◆ **What you have to do**
Beginning with the line that holds "A retiree's weekly", please retype each line through the end of the listing below, both ends included, and nothing more.

◆ **Supplied entries**
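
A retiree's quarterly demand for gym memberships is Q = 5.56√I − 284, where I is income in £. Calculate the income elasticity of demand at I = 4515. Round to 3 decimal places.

At I = 4515: Q = 89.597.
dQ/dI = 5.56/(2√I) = 0.0413729 at this income.
η = (dQ/dI)·(I/Q) = 0.0413729 × (4515/89.597) = 2.085.

2.085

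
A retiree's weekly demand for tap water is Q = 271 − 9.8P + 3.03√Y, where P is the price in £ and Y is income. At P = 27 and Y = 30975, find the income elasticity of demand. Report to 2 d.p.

0.49

At P = 27, Y = 30975: Q = 539.671.
Holding P constant, ∂Q/∂Y = 3.03/(2√Y) = 0.00860809.
η_Y = (∂Q/∂Y)·(Y/Q) = 0.00860809 × (30975/539.671) = 0.49.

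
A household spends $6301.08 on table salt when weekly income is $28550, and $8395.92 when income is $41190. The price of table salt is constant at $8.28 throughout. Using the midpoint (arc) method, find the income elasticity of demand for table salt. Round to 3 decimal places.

With a constant price, Q₁ = 6301.08/8.28 = 761.000 and Q₂ = 8395.92/8.28 = 1014.000 (equivalently, work directly with expenditure since P cancels).
Midpoint %ΔQ = (8395.92 − 6301.08)/7348.50 = 0.28507; midpoint %ΔI = (41190 − 28550)/34870 = 0.36249.
η = 0.28507 / 0.36249 = 0.786.

0.786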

◆ **Solution for this problem**
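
A retiree's weekly demand for tap water is Q = 271 − 9.8P + 3.03√Y, where P is the price in £ and Y is income. At P = 27 and Y = 30975, find the income elasticity of demand. Report to 2 d.p.

0.49

At P = 27, Y = 30975: Q = 539.671.
Holding P constant, ∂Q/∂Y = 3.03/(2√Y) = 0.00860809.
η_Y = (∂Q/∂Y)·(Y/Q) = 0.00860809 × (30975/539.671) = 0.49.

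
A household spends $6301.08 on table salt when weekly income is $28550, and $8395.92 when income is $41190. The price of table salt is constant at $8.28 throughout. Using the midpoint (arc) method, find the income elasticity of demand for table salt. Round to 3 decimal places.

With a constant price, Q₁ = 6301.08/8.28 = 761.000 and Q₂ = 8395.92/8.28 = 1014.000 (equivalently, work directly with expenditure since P cancels).
Midpoint %ΔQ = (8395.92 − 6301.08)/7348.50 = 0.28507; midpoint %ΔI = (41190 − 28550)/34870 = 0.36249.
η = 0.28507 / 0.36249 = 0.786.

0.786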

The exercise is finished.